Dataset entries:
· · · · ·
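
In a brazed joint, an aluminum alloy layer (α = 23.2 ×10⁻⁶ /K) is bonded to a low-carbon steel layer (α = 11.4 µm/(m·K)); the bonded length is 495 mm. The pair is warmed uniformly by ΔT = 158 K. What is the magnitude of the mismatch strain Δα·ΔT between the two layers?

Δα = |23.2 − 11.4|×10⁻⁶/K = 11.8×10⁻⁶/K.
Mismatch strain = Δα·ΔT = 11.8×10⁻⁶ × 158.0 = 1.86×10⁻³.

1.86×10⁻³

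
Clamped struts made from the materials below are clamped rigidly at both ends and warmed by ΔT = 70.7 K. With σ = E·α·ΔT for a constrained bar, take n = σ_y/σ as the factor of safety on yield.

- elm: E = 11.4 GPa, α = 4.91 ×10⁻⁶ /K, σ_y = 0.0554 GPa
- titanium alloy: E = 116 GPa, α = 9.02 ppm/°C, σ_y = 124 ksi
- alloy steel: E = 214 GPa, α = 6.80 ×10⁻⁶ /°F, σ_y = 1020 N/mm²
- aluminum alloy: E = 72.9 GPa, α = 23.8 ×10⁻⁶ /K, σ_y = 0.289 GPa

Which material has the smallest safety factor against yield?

Per material, after unit conversion:
  elm: E = 11.40, α = 4.91, σ_y = 55.40 → σ = 3.96 MPa, n = 14.0
  titanium alloy: E = 116.0, α = 9.02, σ_y = 855.0 → σ = 74.0 MPa, n = 11.6
  alloy steel: E = 214.0, α = 12.2, σ_y = 1020 → σ = 185 MPa, n = 5.51
  aluminum alloy: E = 72.90, α = 23.8, σ_y = 289.0 → σ = 123 MPa, n = 2.36
Aluminum alloy has the lowest safety factor, n = 2.36.

aluminum alloy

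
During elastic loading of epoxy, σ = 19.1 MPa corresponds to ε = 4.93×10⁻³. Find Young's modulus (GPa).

3.87 GPa

E = σ/ε = 19.1 MPa / 4.93×10⁻³ = 3874 MPa = 3.87 GPa.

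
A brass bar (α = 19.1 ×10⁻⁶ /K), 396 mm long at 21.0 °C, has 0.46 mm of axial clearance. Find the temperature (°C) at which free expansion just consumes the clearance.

α·L₀·ΔT = 0.46 mm ⇒ ΔT = 0.46 / (19.1×10⁻⁶ × 396.0) = 60.82 K.
T = 21.0 + 60.82 = 81.82 °C.

81.8 °C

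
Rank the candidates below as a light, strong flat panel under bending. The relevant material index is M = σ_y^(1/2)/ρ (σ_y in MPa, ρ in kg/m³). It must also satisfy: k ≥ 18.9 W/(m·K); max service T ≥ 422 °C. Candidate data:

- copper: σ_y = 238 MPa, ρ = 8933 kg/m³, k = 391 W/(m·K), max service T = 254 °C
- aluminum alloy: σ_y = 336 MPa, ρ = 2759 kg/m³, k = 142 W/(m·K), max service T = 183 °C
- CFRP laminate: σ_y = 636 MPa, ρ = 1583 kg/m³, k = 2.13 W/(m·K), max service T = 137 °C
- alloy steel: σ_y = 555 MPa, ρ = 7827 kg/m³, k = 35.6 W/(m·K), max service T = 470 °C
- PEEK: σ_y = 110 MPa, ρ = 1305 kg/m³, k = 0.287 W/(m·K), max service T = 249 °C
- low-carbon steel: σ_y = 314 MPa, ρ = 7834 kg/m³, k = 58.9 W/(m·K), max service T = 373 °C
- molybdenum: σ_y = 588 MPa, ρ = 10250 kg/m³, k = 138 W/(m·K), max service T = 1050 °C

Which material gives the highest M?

alloy steel

Screen on constraints: k ≥ 18.9 W/(m·K); max service T ≥ 422 °C. Survivors: alloy steel, molybdenum.
Computing M directly (units already consistent):
  alloy steel: M = 3.01×10⁻³
  molybdenum: M = 2.37×10⁻³
Alloy steel ranks first.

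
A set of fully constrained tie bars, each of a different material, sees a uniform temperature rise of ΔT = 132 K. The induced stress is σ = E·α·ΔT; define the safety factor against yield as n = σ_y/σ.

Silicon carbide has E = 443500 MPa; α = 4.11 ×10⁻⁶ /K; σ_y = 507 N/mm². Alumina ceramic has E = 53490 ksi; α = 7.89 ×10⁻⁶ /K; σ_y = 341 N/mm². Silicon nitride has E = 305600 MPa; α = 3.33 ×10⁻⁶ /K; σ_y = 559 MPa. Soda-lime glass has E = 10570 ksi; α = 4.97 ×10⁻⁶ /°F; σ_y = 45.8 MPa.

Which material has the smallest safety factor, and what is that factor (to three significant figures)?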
· · · · ·
Work order:
From the first line of the records above to the line that contains "- aluminum alloy: E", quote each line exactly.

Result below:
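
In a brazed joint, an aluminum alloy layer (α = 23.2 ×10⁻⁶ /K) is bonded to a low-carbon steel layer (α = 11.4 µm/(m·K)); the bonded length is 495 mm. The pair is warmed uniformly by ΔT = 158 K. What is the magnitude of the mismatch strain Δα·ΔT between the two layers?

Δα = |23.2 − 11.4|×10⁻⁶/K = 11.8×10⁻⁶/K.
Mismatch strain = Δα·ΔT = 11.8×10⁻⁶ × 158.0 = 1.86×10⁻³.

1.86×10⁻³

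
Clamped struts made from the materials below are clamped rigidly at both ends and warmed by ΔT = 70.7 K. With σ = E·α·ΔT for a constrained bar, take n = σ_y/σ as the factor of safety on yield.

- elm: E = 11.4 GPa, α = 4.91 ×10⁻⁶ /K, σ_y = 0.0554 GPa
- titanium alloy: E = 116 GPa, α = 9.02 ppm/°C, σ_y = 124 ksi
- alloy steel: E = 214 GPa, α = 6.80 ×10⁻⁶ /°F, σ_y = 1020 N/mm²
- aluminum alloy: E = 72.9 GPa, α = 23.8 ×10⁻⁶ /K, σ_y = 0.289 GPa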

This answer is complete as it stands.